How to complete this task:
Among the records that follow, find each line holding the word "power" and copy it.

Data for analysis:

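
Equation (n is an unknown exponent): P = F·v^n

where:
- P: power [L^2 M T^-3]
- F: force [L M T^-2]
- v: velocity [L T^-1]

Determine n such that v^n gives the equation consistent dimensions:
n = 1

P has dimensions [L^2 M T^-3]; v has dimensions [L T^-1].
The rest of the RHS has dimensions [L M T^-2], so v^n must supply [L T^-1].
With n = 1: F·v^1 has dimensions [L^2 M T^-3], matching the LHS ✓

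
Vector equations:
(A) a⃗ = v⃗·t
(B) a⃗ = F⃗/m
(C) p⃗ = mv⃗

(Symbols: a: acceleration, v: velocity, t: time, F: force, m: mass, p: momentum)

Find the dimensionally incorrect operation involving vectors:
(A) a⃗ = v⃗·t

(A) a⃗ = v⃗·t: LHS [L T^-2], RHS [L] ✗ — acceleration is velocity per time; should be v⃗/t
(B) a⃗ = F⃗/m: LHS [L T^-2], RHS [L T^-2] ✓ — force (vector) divided by mass (scalar)
(C) p⃗ = mv⃗: LHS [L M T^-1], RHS [L M T^-1] ✓ — mass (scalar) times velocity (vector)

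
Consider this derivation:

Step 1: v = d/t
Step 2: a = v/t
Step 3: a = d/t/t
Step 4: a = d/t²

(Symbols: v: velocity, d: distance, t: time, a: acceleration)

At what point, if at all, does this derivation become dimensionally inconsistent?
No step introduces an error — all steps are dimensionally consistent.

Step 1: v = d/t → LHS [L T^-1], RHS [L T^-1] ✓
Step 2: a = v/t → LHS [L T^-2], RHS [L T^-2] ✓
Step 3: a = d/t/t → LHS [L T^-2], RHS [L T^-2] ✓
Step 4: a = d/t² → LHS [L T^-2], RHS [L T^-2] ✓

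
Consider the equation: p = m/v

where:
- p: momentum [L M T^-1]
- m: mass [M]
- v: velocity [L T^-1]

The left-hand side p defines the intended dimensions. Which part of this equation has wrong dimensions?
The right-hand side term m/v

p has dimensions [L M T^-1], but m/v has dimensions [L^-1 M T], so the term m/v is dimensionally wrong for p.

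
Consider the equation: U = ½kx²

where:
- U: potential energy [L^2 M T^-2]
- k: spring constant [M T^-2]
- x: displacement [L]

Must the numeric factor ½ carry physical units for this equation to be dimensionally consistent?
No

U has dimensions [L^2 M T^-2] and kx² already has dimensions [L^2 M T^-2], so the equation balances without ½ contributing any dimensions. ½ is a pure (dimensionless) number; changing or removing it would not affect dimensional consistency.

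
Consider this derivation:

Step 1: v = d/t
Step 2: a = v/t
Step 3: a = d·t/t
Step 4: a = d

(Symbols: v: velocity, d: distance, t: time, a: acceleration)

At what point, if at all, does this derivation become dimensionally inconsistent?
Step 3

Step 1: v = d/t → LHS [L T^-1], RHS [L T^-1] ✓
Step 2: a = v/t → LHS [L T^-2], RHS [L T^-2] ✓
Step 3: a = d·t/t → LHS [L T^-2], RHS [L] ✗

The first dimensional inconsistency appears in step 3: a = d·t/t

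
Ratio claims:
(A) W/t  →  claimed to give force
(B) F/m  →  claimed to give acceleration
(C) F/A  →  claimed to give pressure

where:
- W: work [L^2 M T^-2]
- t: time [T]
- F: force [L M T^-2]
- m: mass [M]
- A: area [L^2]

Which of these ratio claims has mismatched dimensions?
(A) W/t does not give force

(A) W/t: [L^2 M T^-3] ≠ force [L M T^-2] ✗
(B) F/m: [L T^-2] = acceleration [L T^-2] ✓
(C) F/A: [L^-1 M T^-2] = pressure [L^-1 M T^-2] ✓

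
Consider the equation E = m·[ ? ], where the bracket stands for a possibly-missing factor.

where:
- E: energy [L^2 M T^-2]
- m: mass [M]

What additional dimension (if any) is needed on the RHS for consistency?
[L^2 T^-2] — velocity squared (e.g. v²)

E has dimensions [L^2 M T^-2]; m has dimensions [M].
The bracketed factor must supply [L^2 M T^-2] / [M] = [L^2 T^-2].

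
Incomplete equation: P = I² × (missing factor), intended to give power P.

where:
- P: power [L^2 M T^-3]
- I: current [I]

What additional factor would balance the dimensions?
R (resistance), dimensions [I^-2 L^2 M T^-3]

P has dimensions [L^2 M T^-3] and I² has dimensions [I^2].
The missing factor must have dimensions [L^2 M T^-3] / [I^2] = [I^-2 L^2 M T^-3], i.e. resistance (R).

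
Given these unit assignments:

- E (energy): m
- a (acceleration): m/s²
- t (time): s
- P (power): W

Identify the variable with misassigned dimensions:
E

The variable E (energy) should have units J, not m.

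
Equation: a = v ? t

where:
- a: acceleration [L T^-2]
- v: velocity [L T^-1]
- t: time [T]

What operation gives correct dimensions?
division (÷): a = v ÷ t

a [L T^-2]; v [L T^-1]; t [T].
v × t → [L] ✗
v ÷ t → [L T^-2] ✓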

Result below:
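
- P: power [L^2 M T^-3]
Incomplete equation: P = I² × (missing factor), intended to give power P.
- P: power [L^2 M T^-3]
- P (power): W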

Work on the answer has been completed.